**WHAT TO DO**:
Reproduce, with no alteration, the span of lines that begins at the line containing "Axial coordinates (q, r)" and ends at the last line of the records, both ends included, and nothing else.

* * * * *

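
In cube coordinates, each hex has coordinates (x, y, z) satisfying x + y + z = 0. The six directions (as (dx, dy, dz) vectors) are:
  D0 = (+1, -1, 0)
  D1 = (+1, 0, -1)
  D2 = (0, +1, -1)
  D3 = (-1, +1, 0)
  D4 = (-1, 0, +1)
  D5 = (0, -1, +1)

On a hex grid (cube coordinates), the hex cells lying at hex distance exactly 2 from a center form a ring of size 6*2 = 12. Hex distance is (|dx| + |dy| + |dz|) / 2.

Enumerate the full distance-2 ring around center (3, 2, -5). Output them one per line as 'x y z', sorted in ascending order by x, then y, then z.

Answer: 1 2 -3
1 3 -4
1 4 -5
2 1 -3
2 4 -6
3 0 -3
3 4 -7
4 0 -4
4 3 -7
5 0 -5
5 1 -6
5 2 -7

Derivation:
Walk ring at distance 2 from (3, 2, -5):
Start at center + D4*2 = (1, 2, -3)
  hex 0: (1, 2, -3)
  hex 1: (2, 1, -3)
  hex 2: (3, 0, -3)
  hex 3: (4, 0, -4)
  hex 4: (5, 0, -5)
  hex 5: (5, 1, -6)
  hex 6: (5, 2, -7)
  hex 7: (4, 3, -7)
  hex 8: (3, 4, -7)
  hex 9: (2, 4, -6)
  hex 10: (1, 4, -5)
  hex 11: (1, 3, -4)
Sorted: 12 hexes.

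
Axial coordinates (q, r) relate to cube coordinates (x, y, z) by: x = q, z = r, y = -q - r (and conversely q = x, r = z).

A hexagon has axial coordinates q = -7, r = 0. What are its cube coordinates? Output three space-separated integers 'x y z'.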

* * * * *

**WRITTEN ANSWER**:
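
Axial coordinates (q, r) relate to cube coordinates (x, y, z) by: x = q, z = r, y = -q - r (and conversely q = x, r = z).

A hexagon has axial coordinates q = -7, r = 0. What are its cube coordinates? Output three space-separated integers 'x y z'.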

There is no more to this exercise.